__Problem description__
From the first line to the last, print the data exactly.

Collected data entries:
════════

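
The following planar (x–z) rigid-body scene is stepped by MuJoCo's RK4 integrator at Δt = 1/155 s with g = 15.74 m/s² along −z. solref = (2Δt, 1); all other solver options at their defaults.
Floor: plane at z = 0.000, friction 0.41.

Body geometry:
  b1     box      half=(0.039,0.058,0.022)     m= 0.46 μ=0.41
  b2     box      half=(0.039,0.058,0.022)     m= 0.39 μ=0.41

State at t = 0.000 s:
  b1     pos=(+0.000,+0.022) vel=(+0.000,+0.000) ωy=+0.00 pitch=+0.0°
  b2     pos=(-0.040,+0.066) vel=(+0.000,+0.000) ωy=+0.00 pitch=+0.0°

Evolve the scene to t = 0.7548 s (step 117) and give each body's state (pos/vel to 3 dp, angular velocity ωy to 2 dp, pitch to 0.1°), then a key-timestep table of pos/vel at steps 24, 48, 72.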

════════

__Output of the exercise__
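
The following planar (x–z) rigid-body scene is stepped by MuJoCo's RK4 integrator at Δt = 1/155 s with g = 15.74 m/s² along −z. solref = (2Δt, 1); all other solver options at their defaults.
Floor: plane at z = 0.000, friction 0.41.

Body geometry:
  b1     box      half=(0.039,0.058,0.022)     m= 0.46 μ=0.41
  b2     box      half=(0.039,0.058,0.022)     m= 0.39 μ=0.41

State at t = 0.000 s:
  b1     pos=(+0.000,+0.022) vel=(+0.000,+0.000) ωy=+0.00 pitch=+0.0°
  b2     pos=(-0.040,+0.066) vel=(+0.000,+0.000) ωy=+0.00 pitch=+0.0°

Evolve the scene to t = 0.7548 s (step 117) and give each body's state (pos/vel to 3 dp, angular velocity ωy to 2 dp, pitch to 0.1°), then a key-timestep table of pos/vel at steps 24, 48, 72.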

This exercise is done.